**Data listing:**
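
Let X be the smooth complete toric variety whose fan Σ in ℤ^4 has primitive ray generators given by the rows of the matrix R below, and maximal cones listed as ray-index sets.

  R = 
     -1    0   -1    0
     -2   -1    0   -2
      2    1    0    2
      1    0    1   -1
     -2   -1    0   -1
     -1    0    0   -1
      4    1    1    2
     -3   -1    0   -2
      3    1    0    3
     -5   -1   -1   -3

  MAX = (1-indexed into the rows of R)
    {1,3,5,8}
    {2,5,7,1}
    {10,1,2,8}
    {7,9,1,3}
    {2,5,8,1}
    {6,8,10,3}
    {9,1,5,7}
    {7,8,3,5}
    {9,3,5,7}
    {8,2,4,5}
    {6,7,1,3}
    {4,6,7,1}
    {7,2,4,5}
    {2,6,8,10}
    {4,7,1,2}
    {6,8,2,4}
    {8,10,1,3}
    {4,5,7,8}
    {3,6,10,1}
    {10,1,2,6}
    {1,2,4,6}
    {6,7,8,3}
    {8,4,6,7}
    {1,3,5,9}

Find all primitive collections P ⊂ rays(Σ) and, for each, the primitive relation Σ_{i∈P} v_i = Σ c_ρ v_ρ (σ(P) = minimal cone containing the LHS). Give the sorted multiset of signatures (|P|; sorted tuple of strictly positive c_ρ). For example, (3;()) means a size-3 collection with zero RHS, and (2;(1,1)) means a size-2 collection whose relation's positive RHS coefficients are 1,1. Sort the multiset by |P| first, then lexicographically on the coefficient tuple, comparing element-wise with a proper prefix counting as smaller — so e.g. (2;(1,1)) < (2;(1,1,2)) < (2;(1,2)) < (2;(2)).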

**Description of the task:**
Every line containing the word "rows" should be copied from the material.

**Answer section:**
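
Let X be the smooth complete toric variety whose fan Σ in ℤ^4 has primitive ray generators given by the rows of the matrix R below, and maximal cones listed as ray-index sets.
  MAX = (1-indexed into the rows of R)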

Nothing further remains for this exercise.